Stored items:
------------------------------------------------

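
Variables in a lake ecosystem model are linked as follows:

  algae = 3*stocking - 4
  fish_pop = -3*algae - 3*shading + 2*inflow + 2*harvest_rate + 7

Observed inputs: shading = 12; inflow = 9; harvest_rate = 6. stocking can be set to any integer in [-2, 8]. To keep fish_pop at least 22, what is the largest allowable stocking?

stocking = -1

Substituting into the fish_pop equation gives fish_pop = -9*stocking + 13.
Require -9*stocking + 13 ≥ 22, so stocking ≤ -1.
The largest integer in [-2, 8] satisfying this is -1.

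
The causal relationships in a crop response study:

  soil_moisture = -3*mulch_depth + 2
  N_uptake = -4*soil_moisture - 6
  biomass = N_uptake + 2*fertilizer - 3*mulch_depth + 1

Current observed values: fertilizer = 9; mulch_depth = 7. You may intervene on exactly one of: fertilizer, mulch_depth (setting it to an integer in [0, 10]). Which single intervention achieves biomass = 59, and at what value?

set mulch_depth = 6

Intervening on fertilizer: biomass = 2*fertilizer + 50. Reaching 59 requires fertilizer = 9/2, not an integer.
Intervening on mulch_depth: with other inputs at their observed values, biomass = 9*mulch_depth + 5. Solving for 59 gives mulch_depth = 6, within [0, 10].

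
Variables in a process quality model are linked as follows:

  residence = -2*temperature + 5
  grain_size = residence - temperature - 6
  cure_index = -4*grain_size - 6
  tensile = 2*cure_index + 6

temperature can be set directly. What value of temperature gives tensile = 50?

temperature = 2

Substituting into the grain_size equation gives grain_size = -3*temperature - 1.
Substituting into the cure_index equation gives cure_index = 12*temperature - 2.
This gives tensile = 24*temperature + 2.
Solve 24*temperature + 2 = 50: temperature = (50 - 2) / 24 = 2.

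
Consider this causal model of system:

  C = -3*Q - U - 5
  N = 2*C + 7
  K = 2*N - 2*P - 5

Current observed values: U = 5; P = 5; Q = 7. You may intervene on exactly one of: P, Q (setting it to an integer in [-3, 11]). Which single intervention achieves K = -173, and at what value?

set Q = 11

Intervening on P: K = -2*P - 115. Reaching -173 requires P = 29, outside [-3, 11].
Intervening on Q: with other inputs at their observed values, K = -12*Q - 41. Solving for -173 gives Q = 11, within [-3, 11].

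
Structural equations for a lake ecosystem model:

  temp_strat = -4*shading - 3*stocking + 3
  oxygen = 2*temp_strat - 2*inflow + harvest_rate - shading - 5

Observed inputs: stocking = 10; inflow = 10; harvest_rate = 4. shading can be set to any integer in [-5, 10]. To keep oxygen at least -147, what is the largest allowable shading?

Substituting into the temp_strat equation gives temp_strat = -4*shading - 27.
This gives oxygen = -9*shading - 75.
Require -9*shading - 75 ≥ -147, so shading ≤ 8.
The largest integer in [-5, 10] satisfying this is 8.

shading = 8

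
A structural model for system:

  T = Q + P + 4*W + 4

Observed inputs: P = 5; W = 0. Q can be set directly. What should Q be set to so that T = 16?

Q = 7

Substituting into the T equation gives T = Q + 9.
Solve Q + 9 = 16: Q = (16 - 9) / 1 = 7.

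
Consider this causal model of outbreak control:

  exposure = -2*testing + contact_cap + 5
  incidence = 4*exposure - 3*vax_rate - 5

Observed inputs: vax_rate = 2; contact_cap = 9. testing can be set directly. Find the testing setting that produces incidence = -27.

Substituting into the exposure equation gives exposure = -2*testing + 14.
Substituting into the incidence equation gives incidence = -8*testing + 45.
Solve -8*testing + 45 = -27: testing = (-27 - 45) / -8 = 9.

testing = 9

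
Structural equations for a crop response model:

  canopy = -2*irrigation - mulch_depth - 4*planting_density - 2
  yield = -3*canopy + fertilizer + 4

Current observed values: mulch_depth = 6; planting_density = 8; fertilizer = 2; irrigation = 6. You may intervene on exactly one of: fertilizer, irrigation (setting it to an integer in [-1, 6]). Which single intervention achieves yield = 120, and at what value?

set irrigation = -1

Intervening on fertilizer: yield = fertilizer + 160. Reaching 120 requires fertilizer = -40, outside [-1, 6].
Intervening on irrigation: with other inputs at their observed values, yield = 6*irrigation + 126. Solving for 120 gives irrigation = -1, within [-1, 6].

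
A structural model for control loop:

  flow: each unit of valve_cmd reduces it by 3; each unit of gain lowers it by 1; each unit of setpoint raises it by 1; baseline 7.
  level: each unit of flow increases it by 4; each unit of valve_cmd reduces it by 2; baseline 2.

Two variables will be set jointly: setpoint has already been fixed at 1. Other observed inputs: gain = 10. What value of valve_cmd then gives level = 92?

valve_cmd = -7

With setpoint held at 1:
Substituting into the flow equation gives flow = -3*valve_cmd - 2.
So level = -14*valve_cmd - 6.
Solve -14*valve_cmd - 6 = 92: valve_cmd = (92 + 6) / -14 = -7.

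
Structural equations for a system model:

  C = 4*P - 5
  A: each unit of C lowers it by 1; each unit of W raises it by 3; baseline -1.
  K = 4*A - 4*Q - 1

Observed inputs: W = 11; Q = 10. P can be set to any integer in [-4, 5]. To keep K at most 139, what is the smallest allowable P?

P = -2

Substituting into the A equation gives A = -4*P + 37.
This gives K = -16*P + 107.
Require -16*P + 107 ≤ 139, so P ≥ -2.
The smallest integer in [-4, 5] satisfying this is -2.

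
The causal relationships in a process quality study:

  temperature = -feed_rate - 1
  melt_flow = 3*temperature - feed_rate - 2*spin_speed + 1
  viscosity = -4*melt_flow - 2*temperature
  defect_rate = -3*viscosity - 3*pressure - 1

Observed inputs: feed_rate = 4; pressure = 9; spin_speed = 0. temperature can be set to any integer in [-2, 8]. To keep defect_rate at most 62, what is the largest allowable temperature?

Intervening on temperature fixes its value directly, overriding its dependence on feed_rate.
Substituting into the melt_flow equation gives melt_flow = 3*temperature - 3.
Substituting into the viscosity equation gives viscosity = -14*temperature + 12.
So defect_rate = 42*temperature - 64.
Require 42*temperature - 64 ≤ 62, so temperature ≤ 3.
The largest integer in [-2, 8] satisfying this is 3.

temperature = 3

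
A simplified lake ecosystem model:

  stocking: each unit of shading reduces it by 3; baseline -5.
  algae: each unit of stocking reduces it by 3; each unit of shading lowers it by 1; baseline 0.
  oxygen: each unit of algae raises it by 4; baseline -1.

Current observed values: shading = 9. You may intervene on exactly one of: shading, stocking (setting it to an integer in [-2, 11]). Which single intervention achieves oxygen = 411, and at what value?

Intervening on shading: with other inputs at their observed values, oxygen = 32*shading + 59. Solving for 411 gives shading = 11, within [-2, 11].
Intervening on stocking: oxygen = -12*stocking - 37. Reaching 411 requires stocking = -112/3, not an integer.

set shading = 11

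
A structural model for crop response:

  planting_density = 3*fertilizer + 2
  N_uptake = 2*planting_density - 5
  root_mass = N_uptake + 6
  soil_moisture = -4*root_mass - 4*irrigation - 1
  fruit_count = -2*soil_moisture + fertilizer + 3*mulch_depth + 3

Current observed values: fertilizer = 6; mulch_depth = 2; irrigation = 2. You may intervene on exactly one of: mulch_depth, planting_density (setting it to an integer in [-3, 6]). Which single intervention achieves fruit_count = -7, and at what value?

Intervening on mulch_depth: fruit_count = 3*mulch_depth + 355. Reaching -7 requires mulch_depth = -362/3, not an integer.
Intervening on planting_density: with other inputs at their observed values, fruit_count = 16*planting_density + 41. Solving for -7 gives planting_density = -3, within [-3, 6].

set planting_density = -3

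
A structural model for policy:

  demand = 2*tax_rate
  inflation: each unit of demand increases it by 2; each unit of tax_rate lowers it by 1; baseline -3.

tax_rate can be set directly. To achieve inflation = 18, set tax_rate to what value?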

------------------------------------------------

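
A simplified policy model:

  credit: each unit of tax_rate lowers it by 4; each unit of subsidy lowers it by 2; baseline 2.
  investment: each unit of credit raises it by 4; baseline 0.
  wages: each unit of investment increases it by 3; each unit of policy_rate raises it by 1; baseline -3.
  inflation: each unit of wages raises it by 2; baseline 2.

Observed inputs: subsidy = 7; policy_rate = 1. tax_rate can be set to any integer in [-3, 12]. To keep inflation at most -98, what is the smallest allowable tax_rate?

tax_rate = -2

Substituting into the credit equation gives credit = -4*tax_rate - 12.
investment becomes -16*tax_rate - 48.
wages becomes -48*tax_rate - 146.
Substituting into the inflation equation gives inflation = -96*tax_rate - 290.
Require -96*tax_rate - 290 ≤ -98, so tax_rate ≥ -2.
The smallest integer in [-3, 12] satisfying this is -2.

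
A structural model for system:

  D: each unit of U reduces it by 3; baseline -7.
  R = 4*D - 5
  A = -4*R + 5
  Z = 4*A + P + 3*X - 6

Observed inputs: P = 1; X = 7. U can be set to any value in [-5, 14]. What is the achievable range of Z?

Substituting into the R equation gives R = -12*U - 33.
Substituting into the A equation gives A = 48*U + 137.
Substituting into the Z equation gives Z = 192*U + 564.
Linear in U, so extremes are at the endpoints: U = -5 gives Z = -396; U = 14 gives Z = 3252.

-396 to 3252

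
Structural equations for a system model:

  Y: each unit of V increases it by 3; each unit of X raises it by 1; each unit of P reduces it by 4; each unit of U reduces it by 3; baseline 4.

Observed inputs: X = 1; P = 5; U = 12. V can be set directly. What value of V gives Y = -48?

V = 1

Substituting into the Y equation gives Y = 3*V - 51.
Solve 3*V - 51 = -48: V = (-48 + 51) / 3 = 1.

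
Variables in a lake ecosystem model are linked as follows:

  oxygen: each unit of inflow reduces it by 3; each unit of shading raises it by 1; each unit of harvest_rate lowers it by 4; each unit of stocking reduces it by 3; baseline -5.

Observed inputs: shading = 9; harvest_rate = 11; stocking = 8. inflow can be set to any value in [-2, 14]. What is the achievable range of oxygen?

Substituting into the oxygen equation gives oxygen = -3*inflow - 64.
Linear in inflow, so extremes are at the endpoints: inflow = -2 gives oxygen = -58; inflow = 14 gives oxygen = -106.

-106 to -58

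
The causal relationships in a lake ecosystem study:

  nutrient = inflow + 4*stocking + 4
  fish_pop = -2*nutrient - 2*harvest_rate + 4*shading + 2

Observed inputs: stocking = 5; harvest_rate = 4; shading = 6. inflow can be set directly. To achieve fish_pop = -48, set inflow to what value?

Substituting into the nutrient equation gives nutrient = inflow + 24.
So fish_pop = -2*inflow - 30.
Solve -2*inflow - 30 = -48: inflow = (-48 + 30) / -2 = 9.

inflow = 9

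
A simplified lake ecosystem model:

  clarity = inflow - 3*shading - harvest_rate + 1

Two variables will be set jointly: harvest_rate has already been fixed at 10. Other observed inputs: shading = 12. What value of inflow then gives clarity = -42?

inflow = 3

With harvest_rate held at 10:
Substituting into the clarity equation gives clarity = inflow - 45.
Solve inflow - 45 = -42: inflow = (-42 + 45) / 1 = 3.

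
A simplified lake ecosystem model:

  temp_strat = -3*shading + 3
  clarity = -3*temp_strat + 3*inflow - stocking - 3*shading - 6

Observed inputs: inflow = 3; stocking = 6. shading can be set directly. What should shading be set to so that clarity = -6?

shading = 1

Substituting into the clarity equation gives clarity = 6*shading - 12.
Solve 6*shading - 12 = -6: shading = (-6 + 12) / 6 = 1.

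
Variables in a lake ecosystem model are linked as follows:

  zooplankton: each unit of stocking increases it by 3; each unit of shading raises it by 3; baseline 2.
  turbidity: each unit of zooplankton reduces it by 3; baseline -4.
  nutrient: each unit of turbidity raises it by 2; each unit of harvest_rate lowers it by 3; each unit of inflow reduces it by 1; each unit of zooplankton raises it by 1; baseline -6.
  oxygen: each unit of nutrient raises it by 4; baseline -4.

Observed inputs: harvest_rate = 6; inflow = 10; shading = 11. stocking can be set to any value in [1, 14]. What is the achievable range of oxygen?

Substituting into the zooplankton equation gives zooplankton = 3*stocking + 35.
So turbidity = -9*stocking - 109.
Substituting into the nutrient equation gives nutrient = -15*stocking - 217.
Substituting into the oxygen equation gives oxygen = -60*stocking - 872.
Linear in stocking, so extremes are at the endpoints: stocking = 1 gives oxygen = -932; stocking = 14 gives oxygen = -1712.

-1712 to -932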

------------------------------------------------

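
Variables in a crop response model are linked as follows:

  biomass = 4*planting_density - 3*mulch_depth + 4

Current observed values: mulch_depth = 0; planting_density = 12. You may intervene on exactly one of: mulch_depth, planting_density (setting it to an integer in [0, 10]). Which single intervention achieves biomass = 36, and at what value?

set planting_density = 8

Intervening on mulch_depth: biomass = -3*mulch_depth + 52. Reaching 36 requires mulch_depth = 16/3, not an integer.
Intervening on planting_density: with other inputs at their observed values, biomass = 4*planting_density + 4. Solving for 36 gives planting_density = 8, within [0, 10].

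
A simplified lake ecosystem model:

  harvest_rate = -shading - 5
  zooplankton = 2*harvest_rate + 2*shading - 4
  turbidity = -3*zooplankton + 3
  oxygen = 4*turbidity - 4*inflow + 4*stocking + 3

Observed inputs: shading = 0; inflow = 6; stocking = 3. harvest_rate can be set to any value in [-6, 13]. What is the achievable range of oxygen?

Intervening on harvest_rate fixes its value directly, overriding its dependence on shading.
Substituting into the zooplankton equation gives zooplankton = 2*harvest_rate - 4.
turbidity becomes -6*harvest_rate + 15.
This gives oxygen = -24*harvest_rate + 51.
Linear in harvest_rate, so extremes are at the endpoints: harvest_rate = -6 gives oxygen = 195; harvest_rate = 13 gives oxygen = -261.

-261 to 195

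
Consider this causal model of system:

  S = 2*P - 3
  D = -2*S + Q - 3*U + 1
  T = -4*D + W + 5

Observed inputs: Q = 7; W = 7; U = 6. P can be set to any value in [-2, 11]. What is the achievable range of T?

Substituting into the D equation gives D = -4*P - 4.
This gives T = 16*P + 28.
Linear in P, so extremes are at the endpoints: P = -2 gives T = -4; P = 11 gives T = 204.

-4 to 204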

------------------------------------------------

Task objective:
Retype the portion of the data above that starts on the line with "Z = 4*A + P + 3*X - 6" and finishes on the line with "oxygen: each unit of inflow", including both of those lines.

Output for this task:
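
  Z = 4*A + P + 3*X - 6

Observed inputs: P = 1; X = 7. U can be set to any value in [-5, 14]. What is the achievable range of Z?

Substituting into the R equation gives R = -12*U - 33.
Substituting into the A equation gives A = 48*U + 137.
Substituting into the Z equation gives Z = 192*U + 564.
Linear in U, so extremes are at the endpoints: U = -5 gives Z = -396; U = 14 gives Z = 3252.

-396 to 3252

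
Structural equations for a system model:

  Y: each unit of V increases it by 3; each unit of X raises it by 1; each unit of P reduces it by 4; each unit of U reduces it by 3; baseline 4.

Observed inputs: X = 1; P = 5; U = 12. V can be set directly. What value of V gives Y = -48?

V = 1

Substituting into the Y equation gives Y = 3*V - 51.
Solve 3*V - 51 = -48: V = (-48 + 51) / 3 = 1.

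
Variables in a lake ecosystem model are linked as follows:

  oxygen: each unit of inflow reduces it by 3; each unit of shading raises it by 1; each unit of harvest_rate lowers it by 4; each unit of stocking reduces it by 3; baseline -5.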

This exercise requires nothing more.